▶ WORK TASK
Beginning with the first line of the data below, reproduce every line unchanged, ending with the line that holds "Hourly sensor readings".

▶ SUPPLIED ENTRIES
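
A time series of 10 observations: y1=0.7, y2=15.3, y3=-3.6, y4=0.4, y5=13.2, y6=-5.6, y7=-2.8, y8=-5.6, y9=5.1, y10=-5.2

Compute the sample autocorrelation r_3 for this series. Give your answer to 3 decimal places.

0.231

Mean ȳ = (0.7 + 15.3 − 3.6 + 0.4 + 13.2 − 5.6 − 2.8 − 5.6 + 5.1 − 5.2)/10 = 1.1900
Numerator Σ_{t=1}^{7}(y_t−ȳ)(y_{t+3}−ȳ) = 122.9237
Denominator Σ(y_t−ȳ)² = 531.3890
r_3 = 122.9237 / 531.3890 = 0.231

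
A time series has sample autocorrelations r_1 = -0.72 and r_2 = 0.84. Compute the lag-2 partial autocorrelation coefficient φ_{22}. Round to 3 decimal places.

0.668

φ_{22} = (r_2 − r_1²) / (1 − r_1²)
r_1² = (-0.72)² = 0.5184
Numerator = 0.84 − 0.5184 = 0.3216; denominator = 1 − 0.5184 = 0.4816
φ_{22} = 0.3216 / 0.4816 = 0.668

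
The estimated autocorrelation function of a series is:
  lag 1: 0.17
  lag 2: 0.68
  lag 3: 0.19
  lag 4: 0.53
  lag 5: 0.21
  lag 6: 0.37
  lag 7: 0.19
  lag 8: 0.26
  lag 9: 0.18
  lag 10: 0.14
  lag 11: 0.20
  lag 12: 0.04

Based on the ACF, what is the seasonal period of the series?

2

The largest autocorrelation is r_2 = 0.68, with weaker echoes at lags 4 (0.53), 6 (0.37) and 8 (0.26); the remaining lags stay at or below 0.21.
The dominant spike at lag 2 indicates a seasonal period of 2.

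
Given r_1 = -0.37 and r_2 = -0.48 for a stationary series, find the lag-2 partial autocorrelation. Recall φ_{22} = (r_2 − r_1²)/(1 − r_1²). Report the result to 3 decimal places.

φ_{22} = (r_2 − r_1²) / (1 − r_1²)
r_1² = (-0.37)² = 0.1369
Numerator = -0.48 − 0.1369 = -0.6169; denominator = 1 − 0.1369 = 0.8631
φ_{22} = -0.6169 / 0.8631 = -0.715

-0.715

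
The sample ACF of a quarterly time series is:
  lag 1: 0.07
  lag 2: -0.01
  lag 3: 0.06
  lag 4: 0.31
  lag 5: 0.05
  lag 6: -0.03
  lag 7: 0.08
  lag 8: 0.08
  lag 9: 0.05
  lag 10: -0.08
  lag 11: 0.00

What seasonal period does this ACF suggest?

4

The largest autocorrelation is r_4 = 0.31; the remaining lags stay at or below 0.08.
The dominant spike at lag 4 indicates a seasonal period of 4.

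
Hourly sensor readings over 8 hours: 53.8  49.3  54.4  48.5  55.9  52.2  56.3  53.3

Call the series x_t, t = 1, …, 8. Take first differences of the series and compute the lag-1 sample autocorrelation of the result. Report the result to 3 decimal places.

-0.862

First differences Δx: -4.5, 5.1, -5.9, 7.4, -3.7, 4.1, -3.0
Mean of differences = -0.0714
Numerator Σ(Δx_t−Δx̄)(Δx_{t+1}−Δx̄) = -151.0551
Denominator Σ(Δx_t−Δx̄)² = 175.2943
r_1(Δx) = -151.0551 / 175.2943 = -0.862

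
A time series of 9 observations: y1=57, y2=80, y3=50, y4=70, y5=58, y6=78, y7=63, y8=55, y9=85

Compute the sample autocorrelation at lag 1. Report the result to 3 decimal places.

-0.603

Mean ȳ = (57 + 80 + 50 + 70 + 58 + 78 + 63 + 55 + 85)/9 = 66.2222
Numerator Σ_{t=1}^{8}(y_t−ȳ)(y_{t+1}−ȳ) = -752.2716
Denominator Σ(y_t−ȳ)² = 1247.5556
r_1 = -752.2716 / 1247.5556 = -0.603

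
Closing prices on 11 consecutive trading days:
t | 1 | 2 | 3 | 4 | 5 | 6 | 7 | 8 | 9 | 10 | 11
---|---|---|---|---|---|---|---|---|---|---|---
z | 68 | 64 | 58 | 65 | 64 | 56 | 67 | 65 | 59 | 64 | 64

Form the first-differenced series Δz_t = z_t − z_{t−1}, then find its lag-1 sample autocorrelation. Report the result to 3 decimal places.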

▶ FINISHED EXERCISE
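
A time series of 10 observations: y1=0.7, y2=15.3, y3=-3.6, y4=0.4, y5=13.2, y6=-5.6, y7=-2.8, y8=-5.6, y9=5.1, y10=-5.2

Compute the sample autocorrelation r_3 for this series. Give your answer to 3 decimal places.

0.231

Mean ȳ = (0.7 + 15.3 − 3.6 + 0.4 + 13.2 − 5.6 − 2.8 − 5.6 + 5.1 − 5.2)/10 = 1.1900
Numerator Σ_{t=1}^{7}(y_t−ȳ)(y_{t+3}−ȳ) = 122.9237
Denominator Σ(y_t−ȳ)² = 531.3890
r_3 = 122.9237 / 531.3890 = 0.231

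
A time series has sample autocorrelations r_1 = -0.72 and r_2 = 0.84. Compute the lag-2 partial autocorrelation coefficient φ_{22}. Round to 3 decimal places.

0.668

φ_{22} = (r_2 − r_1²) / (1 − r_1²)
r_1² = (-0.72)² = 0.5184
Numerator = 0.84 − 0.5184 = 0.3216; denominator = 1 − 0.5184 = 0.4816
φ_{22} = 0.3216 / 0.4816 = 0.668

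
The estimated autocorrelation function of a series is:
  lag 1: 0.17
  lag 2: 0.68
  lag 3: 0.19
  lag 4: 0.53
  lag 5: 0.21
  lag 6: 0.37
  lag 7: 0.19
  lag 8: 0.26
  lag 9: 0.18
  lag 10: 0.14
  lag 11: 0.20
  lag 12: 0.04

Based on the ACF, what is the seasonal period of the series?

2

The largest autocorrelation is r_2 = 0.68, with weaker echoes at lags 4 (0.53), 6 (0.37) and 8 (0.26); the remaining lags stay at or below 0.21.
The dominant spike at lag 2 indicates a seasonal period of 2.

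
Given r_1 = -0.37 and r_2 = -0.48 for a stationary series, find the lag-2 partial autocorrelation. Recall φ_{22} = (r_2 − r_1²)/(1 − r_1²). Report the result to 3 decimal places.

φ_{22} = (r_2 − r_1²) / (1 − r_1²)
r_1² = (-0.37)² = 0.1369
Numerator = -0.48 − 0.1369 = -0.6169; denominator = 1 − 0.1369 = 0.8631
φ_{22} = -0.6169 / 0.8631 = -0.715

-0.715

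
The sample ACF of a quarterly time series is:
  lag 1: 0.07
  lag 2: -0.01
  lag 3: 0.06
  lag 4: 0.31
  lag 5: 0.05
  lag 6: -0.03
  lag 7: 0.08
  lag 8: 0.08
  lag 9: 0.05
  lag 10: -0.08
  lag 11: 0.00

What seasonal period does this ACF suggest?

4

The largest autocorrelation is r_4 = 0.31; the remaining lags stay at or below 0.08.
The dominant spike at lag 4 indicates a seasonal period of 4.

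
Hourly sensor readings over 8 hours: 53.8  49.3  54.4  48.5  55.9  52.2  56.3  53.3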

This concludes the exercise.